Top of Material to process

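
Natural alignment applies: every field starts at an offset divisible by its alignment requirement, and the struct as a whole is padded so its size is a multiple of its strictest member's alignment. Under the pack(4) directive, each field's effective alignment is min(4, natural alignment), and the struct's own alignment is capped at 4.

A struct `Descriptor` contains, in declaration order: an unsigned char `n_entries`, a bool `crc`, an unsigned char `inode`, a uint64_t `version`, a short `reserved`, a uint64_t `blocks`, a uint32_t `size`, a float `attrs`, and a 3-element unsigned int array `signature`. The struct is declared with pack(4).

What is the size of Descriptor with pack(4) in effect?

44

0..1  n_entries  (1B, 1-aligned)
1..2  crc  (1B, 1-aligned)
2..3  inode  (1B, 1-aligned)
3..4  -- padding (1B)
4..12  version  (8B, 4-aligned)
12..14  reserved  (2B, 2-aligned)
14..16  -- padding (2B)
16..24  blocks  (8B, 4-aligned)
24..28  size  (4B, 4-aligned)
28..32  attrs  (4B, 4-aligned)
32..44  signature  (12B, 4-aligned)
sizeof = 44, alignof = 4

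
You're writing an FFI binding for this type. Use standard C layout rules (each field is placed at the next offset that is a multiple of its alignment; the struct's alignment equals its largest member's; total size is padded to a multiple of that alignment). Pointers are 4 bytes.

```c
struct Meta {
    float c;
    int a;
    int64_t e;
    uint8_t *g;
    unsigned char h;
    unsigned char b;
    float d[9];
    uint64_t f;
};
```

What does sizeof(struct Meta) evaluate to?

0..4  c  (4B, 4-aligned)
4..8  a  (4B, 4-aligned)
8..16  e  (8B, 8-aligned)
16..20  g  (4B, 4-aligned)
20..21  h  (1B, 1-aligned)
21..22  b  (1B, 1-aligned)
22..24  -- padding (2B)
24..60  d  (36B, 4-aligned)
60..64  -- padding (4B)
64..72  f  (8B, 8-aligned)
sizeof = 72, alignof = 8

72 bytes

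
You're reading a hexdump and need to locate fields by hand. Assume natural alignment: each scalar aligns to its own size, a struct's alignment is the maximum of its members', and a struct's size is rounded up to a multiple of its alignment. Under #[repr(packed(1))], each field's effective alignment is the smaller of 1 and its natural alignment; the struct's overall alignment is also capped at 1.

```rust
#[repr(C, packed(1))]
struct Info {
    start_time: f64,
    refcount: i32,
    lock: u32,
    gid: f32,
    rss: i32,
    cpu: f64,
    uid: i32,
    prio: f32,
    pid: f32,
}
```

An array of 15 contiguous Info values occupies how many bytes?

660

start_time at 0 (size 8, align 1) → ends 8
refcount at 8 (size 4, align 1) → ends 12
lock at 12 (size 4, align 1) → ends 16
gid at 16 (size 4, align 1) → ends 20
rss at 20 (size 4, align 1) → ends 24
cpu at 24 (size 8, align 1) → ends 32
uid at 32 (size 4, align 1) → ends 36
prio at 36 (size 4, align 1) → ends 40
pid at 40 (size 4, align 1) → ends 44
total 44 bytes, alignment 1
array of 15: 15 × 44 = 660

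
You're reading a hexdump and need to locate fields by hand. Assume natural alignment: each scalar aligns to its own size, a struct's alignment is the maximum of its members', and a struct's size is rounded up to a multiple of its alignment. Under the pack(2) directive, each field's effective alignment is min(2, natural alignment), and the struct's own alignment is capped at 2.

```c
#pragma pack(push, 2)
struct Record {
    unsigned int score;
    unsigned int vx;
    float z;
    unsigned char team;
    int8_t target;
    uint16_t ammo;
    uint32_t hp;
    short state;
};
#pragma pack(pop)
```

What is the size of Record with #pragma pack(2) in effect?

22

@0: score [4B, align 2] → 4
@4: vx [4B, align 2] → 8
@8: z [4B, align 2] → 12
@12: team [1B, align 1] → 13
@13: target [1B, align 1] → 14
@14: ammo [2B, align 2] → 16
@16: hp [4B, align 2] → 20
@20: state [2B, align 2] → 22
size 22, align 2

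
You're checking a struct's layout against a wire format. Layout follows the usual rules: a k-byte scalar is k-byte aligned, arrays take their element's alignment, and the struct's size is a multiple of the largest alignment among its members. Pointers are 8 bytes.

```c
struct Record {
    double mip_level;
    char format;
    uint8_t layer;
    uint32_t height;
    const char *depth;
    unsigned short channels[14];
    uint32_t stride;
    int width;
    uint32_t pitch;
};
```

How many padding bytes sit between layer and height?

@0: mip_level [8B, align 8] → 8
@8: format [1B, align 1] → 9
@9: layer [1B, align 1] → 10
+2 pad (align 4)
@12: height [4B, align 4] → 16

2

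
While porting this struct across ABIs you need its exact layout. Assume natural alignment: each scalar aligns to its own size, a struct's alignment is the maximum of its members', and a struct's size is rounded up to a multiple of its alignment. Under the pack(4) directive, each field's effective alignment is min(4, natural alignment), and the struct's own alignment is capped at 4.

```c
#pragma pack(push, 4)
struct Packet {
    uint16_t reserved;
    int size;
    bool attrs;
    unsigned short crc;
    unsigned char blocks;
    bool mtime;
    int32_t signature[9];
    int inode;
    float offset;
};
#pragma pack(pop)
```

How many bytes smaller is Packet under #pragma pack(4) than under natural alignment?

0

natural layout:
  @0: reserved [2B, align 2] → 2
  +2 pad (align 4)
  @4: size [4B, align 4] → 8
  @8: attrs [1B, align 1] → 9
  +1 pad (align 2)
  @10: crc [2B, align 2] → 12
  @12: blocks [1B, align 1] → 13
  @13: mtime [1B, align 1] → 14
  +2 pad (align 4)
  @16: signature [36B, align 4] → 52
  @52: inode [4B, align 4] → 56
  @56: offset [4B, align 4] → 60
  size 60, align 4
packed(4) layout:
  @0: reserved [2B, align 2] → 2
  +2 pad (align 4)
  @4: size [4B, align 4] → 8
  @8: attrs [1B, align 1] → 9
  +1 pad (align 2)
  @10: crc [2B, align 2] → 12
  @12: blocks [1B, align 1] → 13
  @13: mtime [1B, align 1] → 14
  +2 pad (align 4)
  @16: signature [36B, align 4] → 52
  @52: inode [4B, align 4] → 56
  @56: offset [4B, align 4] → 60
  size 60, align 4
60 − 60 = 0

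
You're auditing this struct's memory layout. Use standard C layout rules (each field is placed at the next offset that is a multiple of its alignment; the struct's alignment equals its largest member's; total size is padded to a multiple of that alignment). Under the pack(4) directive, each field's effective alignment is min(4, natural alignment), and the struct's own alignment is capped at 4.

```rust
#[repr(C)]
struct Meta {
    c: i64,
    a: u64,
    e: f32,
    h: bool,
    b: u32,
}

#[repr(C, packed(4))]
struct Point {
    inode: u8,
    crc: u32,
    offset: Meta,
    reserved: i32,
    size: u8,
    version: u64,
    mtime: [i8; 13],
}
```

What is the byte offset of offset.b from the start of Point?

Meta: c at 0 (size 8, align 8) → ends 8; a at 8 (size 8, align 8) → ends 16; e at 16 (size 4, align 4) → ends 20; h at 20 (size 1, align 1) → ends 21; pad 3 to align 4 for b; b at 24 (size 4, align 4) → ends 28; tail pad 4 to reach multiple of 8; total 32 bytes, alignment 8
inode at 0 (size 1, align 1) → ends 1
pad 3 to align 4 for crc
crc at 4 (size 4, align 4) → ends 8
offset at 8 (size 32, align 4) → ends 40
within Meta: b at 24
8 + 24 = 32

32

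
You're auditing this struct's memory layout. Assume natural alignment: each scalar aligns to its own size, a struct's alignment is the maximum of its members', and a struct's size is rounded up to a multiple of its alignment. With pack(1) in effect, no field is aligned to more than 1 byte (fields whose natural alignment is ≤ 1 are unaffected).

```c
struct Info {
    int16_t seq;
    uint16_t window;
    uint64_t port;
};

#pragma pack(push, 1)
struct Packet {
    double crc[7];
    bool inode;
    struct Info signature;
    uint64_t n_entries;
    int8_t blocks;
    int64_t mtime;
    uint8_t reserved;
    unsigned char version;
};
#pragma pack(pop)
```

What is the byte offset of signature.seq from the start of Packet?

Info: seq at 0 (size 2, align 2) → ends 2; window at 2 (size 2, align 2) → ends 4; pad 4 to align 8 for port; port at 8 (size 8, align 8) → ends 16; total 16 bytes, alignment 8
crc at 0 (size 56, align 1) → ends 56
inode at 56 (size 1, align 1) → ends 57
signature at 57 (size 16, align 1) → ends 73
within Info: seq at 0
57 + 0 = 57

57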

Bottom of Material to process
Top of Material to process

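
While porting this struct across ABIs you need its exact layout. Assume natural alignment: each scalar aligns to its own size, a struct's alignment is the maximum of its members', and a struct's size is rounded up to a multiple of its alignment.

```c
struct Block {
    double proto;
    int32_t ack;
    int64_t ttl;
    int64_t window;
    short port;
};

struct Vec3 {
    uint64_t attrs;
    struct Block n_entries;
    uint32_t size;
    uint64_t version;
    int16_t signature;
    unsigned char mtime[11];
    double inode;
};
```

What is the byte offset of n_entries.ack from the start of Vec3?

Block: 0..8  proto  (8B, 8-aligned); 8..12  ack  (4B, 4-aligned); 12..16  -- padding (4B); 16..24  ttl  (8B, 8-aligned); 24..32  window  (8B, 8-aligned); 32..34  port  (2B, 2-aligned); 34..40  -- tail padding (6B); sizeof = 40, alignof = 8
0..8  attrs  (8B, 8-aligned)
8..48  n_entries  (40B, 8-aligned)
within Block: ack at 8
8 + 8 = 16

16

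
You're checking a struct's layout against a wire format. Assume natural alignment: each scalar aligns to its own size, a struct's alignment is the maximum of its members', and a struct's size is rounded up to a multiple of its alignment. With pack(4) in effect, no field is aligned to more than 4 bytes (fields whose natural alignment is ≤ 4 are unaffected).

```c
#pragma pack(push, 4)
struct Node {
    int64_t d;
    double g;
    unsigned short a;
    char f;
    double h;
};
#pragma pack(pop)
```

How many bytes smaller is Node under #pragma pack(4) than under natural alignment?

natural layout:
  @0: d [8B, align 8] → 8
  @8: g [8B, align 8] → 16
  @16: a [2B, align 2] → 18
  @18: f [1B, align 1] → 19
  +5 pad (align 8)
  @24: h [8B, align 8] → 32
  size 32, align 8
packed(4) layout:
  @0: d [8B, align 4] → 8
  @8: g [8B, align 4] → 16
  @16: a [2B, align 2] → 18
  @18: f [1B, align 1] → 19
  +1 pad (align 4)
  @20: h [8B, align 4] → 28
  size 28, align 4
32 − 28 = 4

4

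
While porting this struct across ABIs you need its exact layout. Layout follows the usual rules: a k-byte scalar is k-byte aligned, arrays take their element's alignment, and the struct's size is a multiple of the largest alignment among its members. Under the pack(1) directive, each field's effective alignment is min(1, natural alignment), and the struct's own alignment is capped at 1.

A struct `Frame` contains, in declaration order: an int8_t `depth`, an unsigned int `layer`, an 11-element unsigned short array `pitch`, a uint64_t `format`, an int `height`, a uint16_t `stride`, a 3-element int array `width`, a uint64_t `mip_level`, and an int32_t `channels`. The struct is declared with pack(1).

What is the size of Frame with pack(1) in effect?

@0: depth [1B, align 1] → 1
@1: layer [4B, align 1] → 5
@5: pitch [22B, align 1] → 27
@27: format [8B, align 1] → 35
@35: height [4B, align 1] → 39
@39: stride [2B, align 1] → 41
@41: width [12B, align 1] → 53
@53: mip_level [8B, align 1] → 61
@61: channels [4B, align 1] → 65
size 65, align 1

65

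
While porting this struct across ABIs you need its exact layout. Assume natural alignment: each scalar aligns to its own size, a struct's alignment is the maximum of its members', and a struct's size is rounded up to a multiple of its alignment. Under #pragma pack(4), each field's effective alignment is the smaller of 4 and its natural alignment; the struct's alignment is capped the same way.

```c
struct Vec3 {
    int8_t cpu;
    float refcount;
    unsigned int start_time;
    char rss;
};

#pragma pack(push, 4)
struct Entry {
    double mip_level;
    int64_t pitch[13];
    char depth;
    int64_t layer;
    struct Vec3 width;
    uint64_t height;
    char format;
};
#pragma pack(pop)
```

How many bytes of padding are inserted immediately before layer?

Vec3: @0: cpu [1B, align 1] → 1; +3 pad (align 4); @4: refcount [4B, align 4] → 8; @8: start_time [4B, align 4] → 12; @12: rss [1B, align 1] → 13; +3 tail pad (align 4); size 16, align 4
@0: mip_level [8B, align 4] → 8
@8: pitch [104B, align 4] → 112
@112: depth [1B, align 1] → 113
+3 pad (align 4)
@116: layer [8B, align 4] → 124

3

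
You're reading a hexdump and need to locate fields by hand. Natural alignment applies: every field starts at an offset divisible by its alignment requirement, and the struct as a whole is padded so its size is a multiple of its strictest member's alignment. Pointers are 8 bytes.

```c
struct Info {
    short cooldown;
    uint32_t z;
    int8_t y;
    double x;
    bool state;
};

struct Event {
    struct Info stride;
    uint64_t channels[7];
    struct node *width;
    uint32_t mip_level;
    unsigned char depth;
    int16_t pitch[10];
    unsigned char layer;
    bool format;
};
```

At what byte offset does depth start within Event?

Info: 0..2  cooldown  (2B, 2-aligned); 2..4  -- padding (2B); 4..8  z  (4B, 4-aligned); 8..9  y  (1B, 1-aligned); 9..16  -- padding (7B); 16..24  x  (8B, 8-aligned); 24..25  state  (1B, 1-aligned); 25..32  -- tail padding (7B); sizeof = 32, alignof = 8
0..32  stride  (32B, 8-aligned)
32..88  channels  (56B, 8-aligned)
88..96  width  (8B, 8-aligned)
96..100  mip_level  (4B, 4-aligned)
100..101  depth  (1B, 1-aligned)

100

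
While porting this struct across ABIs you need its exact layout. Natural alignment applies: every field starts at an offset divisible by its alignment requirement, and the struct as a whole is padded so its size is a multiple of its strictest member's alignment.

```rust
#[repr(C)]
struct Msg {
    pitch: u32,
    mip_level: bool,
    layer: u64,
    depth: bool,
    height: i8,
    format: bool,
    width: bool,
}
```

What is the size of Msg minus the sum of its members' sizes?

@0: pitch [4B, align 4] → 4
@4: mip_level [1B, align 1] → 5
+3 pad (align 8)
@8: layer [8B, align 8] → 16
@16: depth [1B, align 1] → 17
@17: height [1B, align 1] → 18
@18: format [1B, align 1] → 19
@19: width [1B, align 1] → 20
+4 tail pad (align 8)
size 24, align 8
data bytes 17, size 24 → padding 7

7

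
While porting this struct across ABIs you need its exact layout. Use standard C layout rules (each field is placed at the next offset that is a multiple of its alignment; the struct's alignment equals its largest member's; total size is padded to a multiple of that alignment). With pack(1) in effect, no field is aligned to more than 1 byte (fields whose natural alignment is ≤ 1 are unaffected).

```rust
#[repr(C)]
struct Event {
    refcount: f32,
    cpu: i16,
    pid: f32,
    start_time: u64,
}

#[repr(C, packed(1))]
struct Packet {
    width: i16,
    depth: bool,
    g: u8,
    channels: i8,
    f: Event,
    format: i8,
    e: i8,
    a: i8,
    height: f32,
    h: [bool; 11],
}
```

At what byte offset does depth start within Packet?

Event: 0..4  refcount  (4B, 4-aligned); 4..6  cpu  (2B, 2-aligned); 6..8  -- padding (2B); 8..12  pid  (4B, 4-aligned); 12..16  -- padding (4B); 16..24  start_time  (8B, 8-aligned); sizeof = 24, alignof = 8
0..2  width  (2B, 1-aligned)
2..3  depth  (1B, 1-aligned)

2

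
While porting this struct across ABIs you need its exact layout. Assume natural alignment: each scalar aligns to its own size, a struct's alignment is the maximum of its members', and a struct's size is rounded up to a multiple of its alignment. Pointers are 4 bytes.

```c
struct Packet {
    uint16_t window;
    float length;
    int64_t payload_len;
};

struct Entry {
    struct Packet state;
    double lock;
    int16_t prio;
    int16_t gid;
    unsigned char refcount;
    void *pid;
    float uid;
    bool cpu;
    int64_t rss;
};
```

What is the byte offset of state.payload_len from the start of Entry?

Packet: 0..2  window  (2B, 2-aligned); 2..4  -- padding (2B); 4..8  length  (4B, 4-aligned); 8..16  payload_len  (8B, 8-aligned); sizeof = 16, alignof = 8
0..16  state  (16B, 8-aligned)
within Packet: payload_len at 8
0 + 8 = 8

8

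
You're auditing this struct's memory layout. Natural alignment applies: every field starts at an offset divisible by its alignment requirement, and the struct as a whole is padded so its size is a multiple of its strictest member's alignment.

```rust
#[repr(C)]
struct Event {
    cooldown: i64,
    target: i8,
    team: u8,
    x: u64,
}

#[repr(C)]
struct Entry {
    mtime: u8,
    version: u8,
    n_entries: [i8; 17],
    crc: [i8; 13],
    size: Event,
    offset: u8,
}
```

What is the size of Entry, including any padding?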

Bottom of Material to process

What to produce: Find all the lines with "double" in the data and copy them.

Reply to the task:
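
    double mip_level;
    double crc[7];
    double proto;
    double inode;
    double g;
    double h;
    double mip_level;
    double x;
    double lock;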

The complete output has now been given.